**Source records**
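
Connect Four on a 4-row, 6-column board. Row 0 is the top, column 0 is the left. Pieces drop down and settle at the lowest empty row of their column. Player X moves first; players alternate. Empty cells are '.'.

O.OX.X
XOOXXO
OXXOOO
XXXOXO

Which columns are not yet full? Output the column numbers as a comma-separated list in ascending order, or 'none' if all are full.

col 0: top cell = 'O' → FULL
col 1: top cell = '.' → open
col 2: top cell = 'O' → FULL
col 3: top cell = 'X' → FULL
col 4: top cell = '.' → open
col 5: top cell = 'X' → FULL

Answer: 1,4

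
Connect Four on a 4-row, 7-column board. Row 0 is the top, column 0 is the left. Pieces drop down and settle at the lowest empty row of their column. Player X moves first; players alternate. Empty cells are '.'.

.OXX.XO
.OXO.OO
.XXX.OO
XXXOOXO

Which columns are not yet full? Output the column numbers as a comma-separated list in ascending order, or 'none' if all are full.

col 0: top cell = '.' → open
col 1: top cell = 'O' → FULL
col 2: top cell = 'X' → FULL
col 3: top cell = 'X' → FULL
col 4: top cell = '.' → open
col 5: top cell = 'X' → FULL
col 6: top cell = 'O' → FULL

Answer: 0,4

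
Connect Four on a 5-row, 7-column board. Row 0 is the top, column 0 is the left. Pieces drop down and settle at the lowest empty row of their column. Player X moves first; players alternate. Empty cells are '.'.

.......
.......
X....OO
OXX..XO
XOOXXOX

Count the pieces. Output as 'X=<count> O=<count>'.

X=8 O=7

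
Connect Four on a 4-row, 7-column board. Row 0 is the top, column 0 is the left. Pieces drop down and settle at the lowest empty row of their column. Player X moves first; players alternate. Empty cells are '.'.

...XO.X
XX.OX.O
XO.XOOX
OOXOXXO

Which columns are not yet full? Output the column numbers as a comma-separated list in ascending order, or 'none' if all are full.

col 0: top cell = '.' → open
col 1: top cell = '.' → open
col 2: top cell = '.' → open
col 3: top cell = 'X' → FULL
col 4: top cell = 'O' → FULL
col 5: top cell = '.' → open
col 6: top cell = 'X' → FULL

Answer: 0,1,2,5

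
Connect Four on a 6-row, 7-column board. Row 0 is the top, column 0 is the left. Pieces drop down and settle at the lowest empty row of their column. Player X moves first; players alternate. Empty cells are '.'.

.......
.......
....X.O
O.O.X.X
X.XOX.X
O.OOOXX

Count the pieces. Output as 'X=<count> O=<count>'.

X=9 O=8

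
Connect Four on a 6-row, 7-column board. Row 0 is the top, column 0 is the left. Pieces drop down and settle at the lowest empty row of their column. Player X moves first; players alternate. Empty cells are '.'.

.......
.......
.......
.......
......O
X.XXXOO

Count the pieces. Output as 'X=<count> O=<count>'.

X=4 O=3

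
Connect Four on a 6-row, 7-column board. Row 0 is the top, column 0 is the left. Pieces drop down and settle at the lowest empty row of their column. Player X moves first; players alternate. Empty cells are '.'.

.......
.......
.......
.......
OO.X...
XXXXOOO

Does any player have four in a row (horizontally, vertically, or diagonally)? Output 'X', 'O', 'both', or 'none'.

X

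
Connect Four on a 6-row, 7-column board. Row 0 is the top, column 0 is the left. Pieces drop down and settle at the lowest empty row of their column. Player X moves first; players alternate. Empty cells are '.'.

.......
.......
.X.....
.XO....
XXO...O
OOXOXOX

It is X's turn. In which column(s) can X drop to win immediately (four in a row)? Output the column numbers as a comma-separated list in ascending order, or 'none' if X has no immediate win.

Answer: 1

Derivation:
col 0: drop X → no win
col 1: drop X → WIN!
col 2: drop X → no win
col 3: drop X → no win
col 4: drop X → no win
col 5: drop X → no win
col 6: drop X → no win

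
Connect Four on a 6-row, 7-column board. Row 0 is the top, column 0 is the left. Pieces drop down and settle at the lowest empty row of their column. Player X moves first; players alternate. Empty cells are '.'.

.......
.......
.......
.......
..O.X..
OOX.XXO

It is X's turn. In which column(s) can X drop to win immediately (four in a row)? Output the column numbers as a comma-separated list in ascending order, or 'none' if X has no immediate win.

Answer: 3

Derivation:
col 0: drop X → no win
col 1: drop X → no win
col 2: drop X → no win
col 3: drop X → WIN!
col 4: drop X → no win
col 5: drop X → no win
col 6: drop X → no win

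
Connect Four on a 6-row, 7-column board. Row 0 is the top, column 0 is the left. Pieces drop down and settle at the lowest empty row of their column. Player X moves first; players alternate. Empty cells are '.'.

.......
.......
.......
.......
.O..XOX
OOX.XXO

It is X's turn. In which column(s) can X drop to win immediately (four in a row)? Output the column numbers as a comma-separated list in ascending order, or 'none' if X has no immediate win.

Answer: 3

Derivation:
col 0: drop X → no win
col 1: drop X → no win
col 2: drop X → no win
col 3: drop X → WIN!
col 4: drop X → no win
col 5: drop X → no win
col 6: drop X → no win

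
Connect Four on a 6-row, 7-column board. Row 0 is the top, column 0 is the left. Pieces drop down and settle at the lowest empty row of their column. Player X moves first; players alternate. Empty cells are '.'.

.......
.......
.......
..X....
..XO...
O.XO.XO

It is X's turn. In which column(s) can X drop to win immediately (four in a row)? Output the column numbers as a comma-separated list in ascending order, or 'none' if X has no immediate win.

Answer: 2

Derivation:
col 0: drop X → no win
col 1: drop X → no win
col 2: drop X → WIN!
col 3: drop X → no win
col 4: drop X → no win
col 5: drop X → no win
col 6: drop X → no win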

**Activity**
Exact copies of every record are required, so retype them in full.

**Answer to the problem**
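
Connect Four on a 4-row, 6-column board. Row 0 is the top, column 0 is the left. Pieces drop down and settle at the lowest empty row of their column. Player X moves first; players alternate. Empty cells are '.'.

O.OX.X
XOOXXO
OXXOOO
XXXOXO

Which columns are not yet full? Output the column numbers as a comma-separated list in ascending order, or 'none' if all are full.

col 0: top cell = 'O' → FULL
col 1: top cell = '.' → open
col 2: top cell = 'O' → FULL
col 3: top cell = 'X' → FULL
col 4: top cell = '.' → open
col 5: top cell = 'X' → FULL

Answer: 1,4

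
Connect Four on a 4-row, 7-column board. Row 0 is the top, column 0 is the left. Pieces drop down and settle at the lowest empty row of their column. Player X moves first; players alternate. Empty cells are '.'.

.OXX.XO
.OXO.OO
.XXX.OO
XXXOOXO

Which columns are not yet full? Output the column numbers as a comma-separated list in ascending order, or 'none' if all are full.

col 0: top cell = '.' → open
col 1: top cell = 'O' → FULL
col 2: top cell = 'X' → FULL
col 3: top cell = 'X' → FULL
col 4: top cell = '.' → open
col 5: top cell = 'X' → FULL
col 6: top cell = 'O' → FULL

Answer: 0,4

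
Connect Four on a 5-row, 7-column board. Row 0 is the top, column 0 is the left. Pieces drop down and settle at the lowest empty row of their column. Player X moves first; players alternate. Empty cells are '.'.

.......
.......
X....OO
OXX..XO
XOOXXOX

Count the pieces. Output as 'X=<count> O=<count>'.

X=8 O=7

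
Connect Four on a 4-row, 7-column board. Row 0 is the top, column 0 is the left. Pieces drop down and settle at the lowest empty row of their column. Player X moves first; players alternate. Empty cells are '.'.

...XO.X
XX.OX.O
XO.XOOX
OOXOXXO

Which columns are not yet full? Output the column numbers as a comma-separated list in ascending order, or 'none' if all are full.

col 0: top cell = '.' → open
col 1: top cell = '.' → open
col 2: top cell = '.' → open
col 3: top cell = 'X' → FULL
col 4: top cell = 'O' → FULL
col 5: top cell = '.' → open
col 6: top cell = 'X' → FULL

Answer: 0,1,2,5

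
Connect Four on a 6-row, 7-column board. Row 0 is the top, column 0 is the left. Pieces drop down and settle at the lowest empty row of their column. Player X moves first; players alternate. Empty cells are '.'.

.......
.......
....X.O
O.O.X.X
X.XOX.X
O.OOOXX

Count the pieces. Output as 'X=<count> O=<count>'.

X=9 O=8

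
Connect Four on a 6-row, 7-column board. Row 0 is the top, column 0 is the left. Pieces drop down and settle at the lowest empty row of their column. Player X moves first; players alternate. Empty cells are '.'.

.......
.......
.......
.......
......O
X.XXXOO

Count the pieces. Output as 'X=<count> O=<count>'.

X=4 O=3

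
Connect Four on a 6-row, 7-column board. Row 0 is the top, column 0 is the left. Pieces drop down and settle at the lowest empty row of their column. Player X moves first; players alternate. Empty cells are '.'.

.......
.......
.......
.......
OO.X...
XXXXOOO

Does any player have four in a row (horizontally, vertically, or diagonally)? Output 'X', 'O', 'both', or 'none'.

X

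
Connect Four on a 6-row, 7-column board. Row 0 is the top, column 0 is the left. Pieces drop down and settle at the lowest empty row of their column. Player X moves first; players alternate. Empty cells are '.'.

.......
.......
.X.....
.XO....
XXO...O
OOXOXOX

It is X's turn. In which column(s) can X drop to win immediately (four in a row)? Output the column numbers as a comma-separated list in ascending order, or 'none' if X has no immediate win.

Answer: 1

Derivation:
col 0: drop X → no win
col 1: drop X → WIN!
col 2: drop X → no win
col 3: drop X → no win
col 4: drop X → no win
col 5: drop X → no win
col 6: drop X → no win

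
Connect Four on a 6-row, 7-column board. Row 0 is the top, column 0 is the left. Pieces drop down and settle at the lowest empty row of their column. Player X moves first; players alternate. Empty cells are '.'.

.......
.......
.......
.......
..O.X..
OOX.XXO

It is X's turn. In which column(s) can X drop to win immediately (four in a row)? Output the column numbers as a comma-separated list in ascending order, or 'none' if X has no immediate win.

Answer: 3

Derivation:
col 0: drop X → no win
col 1: drop X → no win
col 2: drop X → no win
col 3: drop X → WIN!
col 4: drop X → no win
col 5: drop X → no win
col 6: drop X → no win

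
Connect Four on a 6-row, 7-column board. Row 0 is the top, column 0 is the left. Pieces drop down and settle at the lowest empty row of their column. Player X moves first; players alternate. Empty cells are '.'.

.......
.......
.......
.......
.O..XOX
OOX.XXO

It is X's turn. In which column(s) can X drop to win immediately (four in a row)? Output the column numbers as a comma-separated list in ascending order, or 'none' if X has no immediate win.

Answer: 3

Derivation:
col 0: drop X → no win
col 1: drop X → no win
col 2: drop X → no win
col 3: drop X → WIN!
col 4: drop X → no win
col 5: drop X → no win
col 6: drop X → no win

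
Connect Four on a 6-row, 7-column board. Row 0 is the top, column 0 is the left. Pieces drop down and settle at the lowest empty row of their column. Player X moves first; players alternate. Empty cells are '.'.

.......
.......
.......
..X....
..XO...
O.XO.XO

It is X's turn. In which column(s) can X drop to win immediately (four in a row)? Output the column numbers as a comma-separated list in ascending order, or 'none' if X has no immediate win.

Answer: 2

Derivation:
col 0: drop X → no win
col 1: drop X → no win
col 2: drop X → WIN!
col 3: drop X → no win
col 4: drop X → no win
col 5: drop X → no win
col 6: drop X → no win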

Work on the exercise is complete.